Below are the entries; give again exactly the lines from the one mentioning "A patient taking" through the one mentioning "You wish to", inclusive.

==============================

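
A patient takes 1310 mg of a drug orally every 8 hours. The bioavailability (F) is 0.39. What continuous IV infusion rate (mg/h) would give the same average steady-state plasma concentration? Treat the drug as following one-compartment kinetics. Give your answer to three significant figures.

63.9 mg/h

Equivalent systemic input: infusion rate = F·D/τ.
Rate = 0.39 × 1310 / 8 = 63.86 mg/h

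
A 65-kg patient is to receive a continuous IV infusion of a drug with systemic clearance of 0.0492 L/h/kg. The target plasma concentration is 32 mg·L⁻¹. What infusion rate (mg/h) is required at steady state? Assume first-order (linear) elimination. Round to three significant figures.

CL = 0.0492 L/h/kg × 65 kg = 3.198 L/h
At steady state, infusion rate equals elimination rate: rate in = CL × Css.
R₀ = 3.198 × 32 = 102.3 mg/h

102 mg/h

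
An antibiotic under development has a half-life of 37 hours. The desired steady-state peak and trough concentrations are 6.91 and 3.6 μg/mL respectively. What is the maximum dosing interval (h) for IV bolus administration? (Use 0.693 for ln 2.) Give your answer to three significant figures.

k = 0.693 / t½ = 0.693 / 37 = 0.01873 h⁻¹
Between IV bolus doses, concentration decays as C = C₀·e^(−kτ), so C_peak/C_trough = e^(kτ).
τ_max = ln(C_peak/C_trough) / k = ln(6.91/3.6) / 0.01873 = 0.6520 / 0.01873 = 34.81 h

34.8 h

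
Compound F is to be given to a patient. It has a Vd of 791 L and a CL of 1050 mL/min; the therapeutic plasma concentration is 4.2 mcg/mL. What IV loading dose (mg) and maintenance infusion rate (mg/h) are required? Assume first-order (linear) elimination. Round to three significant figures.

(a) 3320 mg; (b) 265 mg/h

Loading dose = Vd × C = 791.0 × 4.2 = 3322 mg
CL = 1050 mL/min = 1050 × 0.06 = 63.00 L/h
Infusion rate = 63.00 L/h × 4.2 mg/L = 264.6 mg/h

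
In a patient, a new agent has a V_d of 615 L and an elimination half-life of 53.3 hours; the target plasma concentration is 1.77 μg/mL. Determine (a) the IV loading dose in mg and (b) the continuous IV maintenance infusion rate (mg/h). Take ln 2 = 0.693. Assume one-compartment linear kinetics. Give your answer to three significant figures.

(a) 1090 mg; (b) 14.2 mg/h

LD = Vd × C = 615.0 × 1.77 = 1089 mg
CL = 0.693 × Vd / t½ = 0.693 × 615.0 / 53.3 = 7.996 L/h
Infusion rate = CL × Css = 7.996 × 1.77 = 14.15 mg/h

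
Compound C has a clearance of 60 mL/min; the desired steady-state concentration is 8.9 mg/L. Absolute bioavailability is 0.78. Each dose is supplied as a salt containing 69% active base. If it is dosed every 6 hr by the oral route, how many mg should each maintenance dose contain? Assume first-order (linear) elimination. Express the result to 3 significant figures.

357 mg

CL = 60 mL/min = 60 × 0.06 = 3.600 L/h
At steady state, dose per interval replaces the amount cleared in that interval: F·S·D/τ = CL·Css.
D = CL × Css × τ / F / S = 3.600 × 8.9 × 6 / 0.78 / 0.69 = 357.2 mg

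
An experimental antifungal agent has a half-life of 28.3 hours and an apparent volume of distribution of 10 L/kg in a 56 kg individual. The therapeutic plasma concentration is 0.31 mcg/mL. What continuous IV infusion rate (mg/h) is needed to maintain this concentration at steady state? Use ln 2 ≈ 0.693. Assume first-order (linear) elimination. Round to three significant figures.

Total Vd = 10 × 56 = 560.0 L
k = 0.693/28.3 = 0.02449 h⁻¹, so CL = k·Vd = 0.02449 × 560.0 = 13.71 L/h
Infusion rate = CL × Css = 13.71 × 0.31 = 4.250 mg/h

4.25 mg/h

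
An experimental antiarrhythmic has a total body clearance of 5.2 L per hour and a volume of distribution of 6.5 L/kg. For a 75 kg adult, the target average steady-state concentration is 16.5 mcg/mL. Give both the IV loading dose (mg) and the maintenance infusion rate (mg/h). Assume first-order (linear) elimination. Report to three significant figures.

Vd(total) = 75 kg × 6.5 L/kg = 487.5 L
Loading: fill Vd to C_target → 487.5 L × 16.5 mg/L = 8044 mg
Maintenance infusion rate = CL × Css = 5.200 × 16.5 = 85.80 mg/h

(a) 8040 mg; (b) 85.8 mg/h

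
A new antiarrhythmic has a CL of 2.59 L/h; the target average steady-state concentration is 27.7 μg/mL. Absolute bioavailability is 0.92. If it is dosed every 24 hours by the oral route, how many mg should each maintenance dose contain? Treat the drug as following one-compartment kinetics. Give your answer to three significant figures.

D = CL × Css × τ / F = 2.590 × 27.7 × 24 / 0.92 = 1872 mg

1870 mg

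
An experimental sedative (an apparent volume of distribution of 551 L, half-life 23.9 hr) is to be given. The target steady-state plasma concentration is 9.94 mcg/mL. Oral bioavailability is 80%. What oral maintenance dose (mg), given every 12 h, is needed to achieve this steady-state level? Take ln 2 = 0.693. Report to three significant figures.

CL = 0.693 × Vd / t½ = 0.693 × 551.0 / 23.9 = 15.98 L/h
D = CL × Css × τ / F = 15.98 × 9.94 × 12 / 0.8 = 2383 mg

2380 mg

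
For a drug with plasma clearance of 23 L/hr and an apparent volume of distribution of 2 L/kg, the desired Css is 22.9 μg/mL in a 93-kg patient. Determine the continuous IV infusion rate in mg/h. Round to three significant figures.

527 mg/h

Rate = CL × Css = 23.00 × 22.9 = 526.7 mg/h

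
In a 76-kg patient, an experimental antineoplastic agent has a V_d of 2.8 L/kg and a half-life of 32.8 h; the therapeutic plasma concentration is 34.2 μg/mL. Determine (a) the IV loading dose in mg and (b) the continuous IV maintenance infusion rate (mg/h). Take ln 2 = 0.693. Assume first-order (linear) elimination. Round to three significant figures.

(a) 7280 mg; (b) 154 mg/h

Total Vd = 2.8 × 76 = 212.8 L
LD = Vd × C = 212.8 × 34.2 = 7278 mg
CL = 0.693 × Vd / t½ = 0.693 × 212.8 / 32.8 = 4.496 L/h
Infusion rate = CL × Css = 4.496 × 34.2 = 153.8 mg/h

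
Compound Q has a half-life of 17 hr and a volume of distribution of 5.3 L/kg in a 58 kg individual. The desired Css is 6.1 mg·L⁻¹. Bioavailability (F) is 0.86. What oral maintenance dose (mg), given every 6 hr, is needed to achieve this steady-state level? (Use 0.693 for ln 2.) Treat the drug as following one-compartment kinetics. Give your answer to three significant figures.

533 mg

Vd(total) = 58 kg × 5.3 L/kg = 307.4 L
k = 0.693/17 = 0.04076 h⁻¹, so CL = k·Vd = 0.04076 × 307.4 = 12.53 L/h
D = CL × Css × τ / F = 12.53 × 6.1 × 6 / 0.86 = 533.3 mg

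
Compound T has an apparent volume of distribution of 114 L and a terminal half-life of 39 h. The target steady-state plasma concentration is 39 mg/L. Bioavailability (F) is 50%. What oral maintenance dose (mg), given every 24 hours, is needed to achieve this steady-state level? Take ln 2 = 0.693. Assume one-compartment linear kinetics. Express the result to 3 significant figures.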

==============================

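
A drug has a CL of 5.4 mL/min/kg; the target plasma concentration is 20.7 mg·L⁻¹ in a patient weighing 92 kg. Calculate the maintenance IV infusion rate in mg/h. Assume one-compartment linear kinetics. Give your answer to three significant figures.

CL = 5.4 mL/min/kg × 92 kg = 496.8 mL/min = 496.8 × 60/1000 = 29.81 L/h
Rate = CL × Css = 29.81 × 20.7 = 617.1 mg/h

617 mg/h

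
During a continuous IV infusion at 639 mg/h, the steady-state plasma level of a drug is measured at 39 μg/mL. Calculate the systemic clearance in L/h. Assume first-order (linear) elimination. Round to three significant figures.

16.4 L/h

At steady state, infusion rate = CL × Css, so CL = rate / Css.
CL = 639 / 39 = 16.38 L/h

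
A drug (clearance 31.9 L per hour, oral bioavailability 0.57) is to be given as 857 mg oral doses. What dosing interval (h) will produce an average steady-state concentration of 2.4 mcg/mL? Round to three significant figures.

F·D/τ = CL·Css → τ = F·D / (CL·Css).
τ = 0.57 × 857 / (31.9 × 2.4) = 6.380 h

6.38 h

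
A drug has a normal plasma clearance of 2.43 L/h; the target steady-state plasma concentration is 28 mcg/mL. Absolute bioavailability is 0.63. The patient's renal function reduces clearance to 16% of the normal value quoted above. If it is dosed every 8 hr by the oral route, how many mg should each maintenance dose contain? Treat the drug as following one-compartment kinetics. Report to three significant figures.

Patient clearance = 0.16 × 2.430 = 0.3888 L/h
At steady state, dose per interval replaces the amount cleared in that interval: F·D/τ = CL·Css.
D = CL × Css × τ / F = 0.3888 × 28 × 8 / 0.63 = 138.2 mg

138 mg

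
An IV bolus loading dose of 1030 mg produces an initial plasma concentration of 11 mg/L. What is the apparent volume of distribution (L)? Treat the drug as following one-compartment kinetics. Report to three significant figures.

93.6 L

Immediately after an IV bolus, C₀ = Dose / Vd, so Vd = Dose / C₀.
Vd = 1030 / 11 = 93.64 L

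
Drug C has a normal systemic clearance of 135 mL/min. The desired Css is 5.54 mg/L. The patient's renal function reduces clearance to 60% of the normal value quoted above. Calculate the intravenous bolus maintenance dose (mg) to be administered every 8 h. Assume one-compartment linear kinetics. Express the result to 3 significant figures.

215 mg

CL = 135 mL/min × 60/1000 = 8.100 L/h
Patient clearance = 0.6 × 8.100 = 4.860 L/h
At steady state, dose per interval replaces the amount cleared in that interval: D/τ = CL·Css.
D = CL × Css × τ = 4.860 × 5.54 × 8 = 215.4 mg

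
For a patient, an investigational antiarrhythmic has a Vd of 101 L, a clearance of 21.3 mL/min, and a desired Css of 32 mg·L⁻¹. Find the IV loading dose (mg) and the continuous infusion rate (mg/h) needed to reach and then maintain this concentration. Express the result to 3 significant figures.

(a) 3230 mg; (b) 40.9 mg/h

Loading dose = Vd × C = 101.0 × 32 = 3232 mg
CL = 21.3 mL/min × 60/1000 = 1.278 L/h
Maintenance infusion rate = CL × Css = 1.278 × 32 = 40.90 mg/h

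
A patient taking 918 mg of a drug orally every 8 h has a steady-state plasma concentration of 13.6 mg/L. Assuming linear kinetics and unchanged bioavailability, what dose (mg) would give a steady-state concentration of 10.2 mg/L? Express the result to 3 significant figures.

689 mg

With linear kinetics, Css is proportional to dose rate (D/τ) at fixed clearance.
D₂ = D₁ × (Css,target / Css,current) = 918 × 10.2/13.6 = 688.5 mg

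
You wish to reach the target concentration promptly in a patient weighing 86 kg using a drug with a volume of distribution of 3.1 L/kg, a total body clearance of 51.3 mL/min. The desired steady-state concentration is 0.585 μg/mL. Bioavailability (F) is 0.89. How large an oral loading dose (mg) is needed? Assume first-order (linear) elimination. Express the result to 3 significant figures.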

==============================

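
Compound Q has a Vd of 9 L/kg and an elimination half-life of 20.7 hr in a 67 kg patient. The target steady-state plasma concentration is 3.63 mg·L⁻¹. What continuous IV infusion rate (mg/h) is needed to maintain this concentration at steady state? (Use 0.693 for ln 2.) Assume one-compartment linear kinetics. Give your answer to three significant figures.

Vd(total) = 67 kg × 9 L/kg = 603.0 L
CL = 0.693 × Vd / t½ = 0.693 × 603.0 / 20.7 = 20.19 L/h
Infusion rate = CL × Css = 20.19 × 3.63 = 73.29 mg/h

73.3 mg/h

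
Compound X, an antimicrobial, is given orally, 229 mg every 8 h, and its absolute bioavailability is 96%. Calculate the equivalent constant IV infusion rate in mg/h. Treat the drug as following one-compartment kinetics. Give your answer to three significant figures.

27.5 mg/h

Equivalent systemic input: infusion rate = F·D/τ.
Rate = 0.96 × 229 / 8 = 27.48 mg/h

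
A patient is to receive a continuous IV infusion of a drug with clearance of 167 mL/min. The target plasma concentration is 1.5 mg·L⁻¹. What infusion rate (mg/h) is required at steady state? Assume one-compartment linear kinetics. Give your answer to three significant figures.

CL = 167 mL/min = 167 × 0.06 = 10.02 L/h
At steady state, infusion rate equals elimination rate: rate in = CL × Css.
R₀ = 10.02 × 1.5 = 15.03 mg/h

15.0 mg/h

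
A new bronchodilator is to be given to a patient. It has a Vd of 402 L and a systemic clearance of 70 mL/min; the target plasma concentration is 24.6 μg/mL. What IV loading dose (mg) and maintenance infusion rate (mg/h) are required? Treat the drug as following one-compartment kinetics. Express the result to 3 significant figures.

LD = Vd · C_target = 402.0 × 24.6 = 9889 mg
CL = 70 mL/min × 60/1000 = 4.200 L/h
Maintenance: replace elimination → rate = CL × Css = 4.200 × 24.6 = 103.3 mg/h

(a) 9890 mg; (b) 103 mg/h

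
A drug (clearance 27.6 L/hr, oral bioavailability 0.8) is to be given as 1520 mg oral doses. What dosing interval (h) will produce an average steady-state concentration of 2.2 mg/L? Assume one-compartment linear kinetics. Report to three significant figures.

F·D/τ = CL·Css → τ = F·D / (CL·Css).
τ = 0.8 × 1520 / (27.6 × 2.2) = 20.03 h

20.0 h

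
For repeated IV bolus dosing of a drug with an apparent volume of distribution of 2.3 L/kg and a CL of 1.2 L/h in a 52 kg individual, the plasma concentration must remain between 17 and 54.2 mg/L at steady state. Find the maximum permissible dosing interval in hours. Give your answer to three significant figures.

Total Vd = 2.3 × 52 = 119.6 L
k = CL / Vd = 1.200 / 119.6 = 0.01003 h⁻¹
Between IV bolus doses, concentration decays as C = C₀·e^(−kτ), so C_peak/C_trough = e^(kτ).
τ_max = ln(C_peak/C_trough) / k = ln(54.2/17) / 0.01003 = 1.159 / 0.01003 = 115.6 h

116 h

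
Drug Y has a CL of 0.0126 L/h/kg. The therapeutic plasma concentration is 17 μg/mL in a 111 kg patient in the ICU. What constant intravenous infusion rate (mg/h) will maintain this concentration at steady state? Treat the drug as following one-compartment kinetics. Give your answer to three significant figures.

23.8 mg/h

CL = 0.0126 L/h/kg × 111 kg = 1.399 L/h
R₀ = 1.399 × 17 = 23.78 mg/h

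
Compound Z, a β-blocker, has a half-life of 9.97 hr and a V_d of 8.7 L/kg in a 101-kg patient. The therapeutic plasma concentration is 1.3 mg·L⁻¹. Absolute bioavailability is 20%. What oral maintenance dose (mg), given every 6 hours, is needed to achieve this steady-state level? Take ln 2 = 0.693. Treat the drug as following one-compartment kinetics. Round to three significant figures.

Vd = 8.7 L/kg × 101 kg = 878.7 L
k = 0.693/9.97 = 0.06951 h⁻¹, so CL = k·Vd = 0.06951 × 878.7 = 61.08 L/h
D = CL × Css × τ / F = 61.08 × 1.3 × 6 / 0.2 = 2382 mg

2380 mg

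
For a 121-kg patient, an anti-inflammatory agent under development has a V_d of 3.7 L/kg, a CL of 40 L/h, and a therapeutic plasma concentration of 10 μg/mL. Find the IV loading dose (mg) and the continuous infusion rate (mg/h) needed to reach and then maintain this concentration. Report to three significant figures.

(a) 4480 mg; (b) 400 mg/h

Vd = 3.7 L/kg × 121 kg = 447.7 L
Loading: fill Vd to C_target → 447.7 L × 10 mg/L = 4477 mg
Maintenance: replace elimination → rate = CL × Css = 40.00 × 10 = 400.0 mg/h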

==============================

## Solution to this task
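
A patient taking 918 mg of a drug orally every 8 h has a steady-state plasma concentration of 13.6 mg/L. Assuming linear kinetics and unchanged bioavailability, what dose (mg) would give a steady-state concentration of 10.2 mg/L? Express the result to 3 significant figures.

689 mg

With linear kinetics, Css is proportional to dose rate (D/τ) at fixed clearance.
D₂ = D₁ × (Css,target / Css,current) = 918 × 10.2/13.6 = 688.5 mg

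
You wish to reach the target concentration promptly in a patient weighing 86 kg using a drug with a volume of distribution of 3.1 L/kg, a total body clearance of 51.3 mL/min. The desired steady-state concentration is 0.585 μg/mL. Bioavailability (F) is 0.89. How large an oral loading dose (mg) is needed? Assume first-order (linear) elimination. Express the result to 3 significant figures.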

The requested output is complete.